• Problem to work on: The listing that follows should be duplicated character for character.
%%
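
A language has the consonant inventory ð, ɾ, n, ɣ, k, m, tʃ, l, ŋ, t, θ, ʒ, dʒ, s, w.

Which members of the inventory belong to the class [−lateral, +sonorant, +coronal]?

Checking each segment against [−lateral], [+sonorant], [+coronal]: /ɾ/ (alveolar tap), /n/ (alveolar nasal) satisfy every feature; every other segment in the inventory fails at least one.

ɾ, n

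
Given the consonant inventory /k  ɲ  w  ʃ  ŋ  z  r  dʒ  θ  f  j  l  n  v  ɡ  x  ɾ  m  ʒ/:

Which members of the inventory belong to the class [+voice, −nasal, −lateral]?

w, z, r, dʒ, j, v, ɡ, ɾ, ʒ

Eliminate segments failing any feature: /k, ʃ, θ, f, x/ are [−voice]; /ɲ, ŋ, n, m/ are [+nasal]; /l/ is [+lateral]. The remaining /w, z, r, dʒ, j, v, ɡ, ɾ, ʒ/ satisfy [+voice], [−nasal], [−lateral].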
%%
• Output for this task:
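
A language has the consonant inventory ð, ɾ, n, ɣ, k, m, tʃ, l, ŋ, t, θ, ʒ, dʒ, s, w.

Which members of the inventory belong to the class [−lateral, +sonorant, +coronal]?

Checking each segment against [−lateral], [+sonorant], [+coronal]: /ɾ/ (alveolar tap), /n/ (alveolar nasal) satisfy every feature; every other segment in the inventory fails at least one.

ɾ, n

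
Given the consonant inventory /k  ɲ  w  ʃ  ŋ  z  r  dʒ  θ  f  j  l  n  v  ɡ  x  ɾ  m  ʒ/:

Which members of the inventory belong to the class [+voice, −nasal, −lateral]?

w, z, r, dʒ, j, v, ɡ, ɾ, ʒ

Eliminate segments failing any feature: /k, ʃ, θ, f, x/ are [−voice]; /ɲ, ŋ, n, m/ are [+nasal]; /l/ is [+lateral]. The remaining /w, z, r, dʒ, j, v, ɡ, ɾ, ʒ/ satisfy [+voice], [−nasal], [−lateral].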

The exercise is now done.